» **Stored data**
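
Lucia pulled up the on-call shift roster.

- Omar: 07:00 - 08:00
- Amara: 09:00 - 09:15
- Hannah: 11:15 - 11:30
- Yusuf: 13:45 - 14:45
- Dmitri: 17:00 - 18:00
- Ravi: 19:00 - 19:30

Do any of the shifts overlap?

Sorted by start: Omar, Amara, Hannah, Yusuf, Dmitri, Ravi.
Amara starts after Omar ends, so nothing later overlaps Omar either.
Hannah starts after Amara ends, so nothing later overlaps Amara either.
Yusuf starts after Hannah ends, so nothing later overlaps Hannah either.
Dmitri starts after Yusuf ends, so nothing later overlaps Yusuf either.
Ravi starts after Dmitri ends.
Every pair is clear; the schedule has no overlaps.

No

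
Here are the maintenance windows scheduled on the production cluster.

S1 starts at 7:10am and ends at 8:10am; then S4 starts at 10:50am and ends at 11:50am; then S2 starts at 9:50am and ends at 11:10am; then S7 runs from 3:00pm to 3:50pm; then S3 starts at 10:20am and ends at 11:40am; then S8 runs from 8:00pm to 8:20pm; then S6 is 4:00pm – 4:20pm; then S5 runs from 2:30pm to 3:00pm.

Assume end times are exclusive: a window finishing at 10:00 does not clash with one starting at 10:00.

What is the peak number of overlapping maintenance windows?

3

Sweep the timeline, counting +1 at each start and −1 at each end (ends before starts at a tie):
7:10am start S1 → 1
8:10am end S1 → 0
9:50am start S2 → 1
10:20am start S3 → 2
10:50am start S4 → 3
11:10am end S2 → 2
11:40am end S3 → 1
11:50am end S4 → 0
2:30pm start S5 → 1
3:00pm end S5 → 0
3:00pm start S7 → 1
3:50pm end S7 → 0
4:00pm start S6 → 1
4:20pm end S6 → 0
8:00pm start S8 → 1
8:20pm end S8 → 0
Peak is 3, at 10:50am (S2, S3, S4).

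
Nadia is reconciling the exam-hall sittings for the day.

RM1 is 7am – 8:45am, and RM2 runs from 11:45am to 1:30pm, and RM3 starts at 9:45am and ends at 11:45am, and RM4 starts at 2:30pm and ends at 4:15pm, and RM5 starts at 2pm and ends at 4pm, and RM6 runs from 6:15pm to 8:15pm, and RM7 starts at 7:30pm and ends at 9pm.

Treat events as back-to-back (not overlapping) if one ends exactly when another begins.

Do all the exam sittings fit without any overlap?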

» **Instructions for the task**
Please give the full set of data again exactly.

» **Result for this exercise**
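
Lucia pulled up the on-call shift roster.

- Omar: 07:00 - 08:00
- Amara: 09:00 - 09:15
- Hannah: 11:15 - 11:30
- Yusuf: 13:45 - 14:45
- Dmitri: 17:00 - 18:00
- Ravi: 19:00 - 19:30

Do any of the shifts overlap?

Sorted by start: Omar, Amara, Hannah, Yusuf, Dmitri, Ravi.
Amara starts after Omar ends, so nothing later overlaps Omar either.
Hannah starts after Amara ends, so nothing later overlaps Amara either.
Yusuf starts after Hannah ends, so nothing later overlaps Hannah either.
Dmitri starts after Yusuf ends, so nothing later overlaps Yusuf either.
Ravi starts after Dmitri ends.
Every pair is clear; the schedule has no overlaps.

No

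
Here are the maintenance windows scheduled on the production cluster.

S1 starts at 7:10am and ends at 8:10am; then S4 starts at 10:50am and ends at 11:50am; then S2 starts at 9:50am and ends at 11:10am; then S7 runs from 3:00pm to 3:50pm; then S3 starts at 10:20am and ends at 11:40am; then S8 runs from 8:00pm to 8:20pm; then S6 is 4:00pm – 4:20pm; then S5 runs from 2:30pm to 3:00pm.

Assume end times are exclusive: a window finishing at 10:00 does not clash with one starting at 10:00.

What is the peak number of overlapping maintenance windows?

3

Sweep the timeline, counting +1 at each start and −1 at each end (ends before starts at a tie):
7:10am start S1 → 1
8:10am end S1 → 0
9:50am start S2 → 1
10:20am start S3 → 2
10:50am start S4 → 3
11:10am end S2 → 2
11:40am end S3 → 1
11:50am end S4 → 0
2:30pm start S5 → 1
3:00pm end S5 → 0
3:00pm start S7 → 1
3:50pm end S7 → 0
4:00pm start S6 → 1
4:20pm end S6 → 0
8:00pm start S8 → 1
8:20pm end S8 → 0
Peak is 3, at 10:50am (S2, S3, S4).

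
Nadia is reconciling the exam-hall sittings for the day.

RM1 is 7am – 8:45am, and RM2 runs from 11:45am to 1:30pm, and RM3 starts at 9:45am and ends at 11:45am, and RM4 starts at 2:30pm and ends at 4:15pm, and RM5 starts at 2pm and ends at 4pm, and RM6 runs from 6:15pm to 8:15pm, and RM7 starts at 7:30pm and ends at 9pm.

Treat events as back-to-back (not overlapping) if one ends exactly when another begins.

Do all the exam sittings fit without any overlap?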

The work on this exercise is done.